#### What the exercise asks:
Would you please restate all of the data exactly?
________________________________________
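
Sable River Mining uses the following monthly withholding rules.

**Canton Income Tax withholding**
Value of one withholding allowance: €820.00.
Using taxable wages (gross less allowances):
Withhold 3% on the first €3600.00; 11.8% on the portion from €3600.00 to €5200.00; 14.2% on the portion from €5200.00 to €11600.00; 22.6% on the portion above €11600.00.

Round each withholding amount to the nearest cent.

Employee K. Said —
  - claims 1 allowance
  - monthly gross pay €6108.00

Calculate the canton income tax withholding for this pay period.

Canton Income Tax: taxable = €6108.00 − 1×€820.00 = €5288.00
  €296.80 + 14.2% × (€5288.00 − €5200.00) = €296.80 + 14.2% × €88.00 = €309.30

€309.30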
________________________________________
#### Answer below:
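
Sable River Mining uses the following monthly withholding rules.

**Canton Income Tax withholding**
Value of one withholding allowance: €820.00.
Using taxable wages (gross less allowances):
Withhold 3% on the first €3600.00; 11.8% on the portion from €3600.00 to €5200.00; 14.2% on the portion from €5200.00 to €11600.00; 22.6% on the portion above €11600.00.

Round each withholding amount to the nearest cent.

Employee K. Said —
  - claims 1 allowance
  - monthly gross pay €6108.00

Calculate the canton income tax withholding for this pay period.

Canton Income Tax: taxable = €6108.00 − 1×€820.00 = €5288.00
  €296.80 + 14.2% × (€5288.00 − €5200.00) = €296.80 + 14.2% × €88.00 = €309.30

€309.30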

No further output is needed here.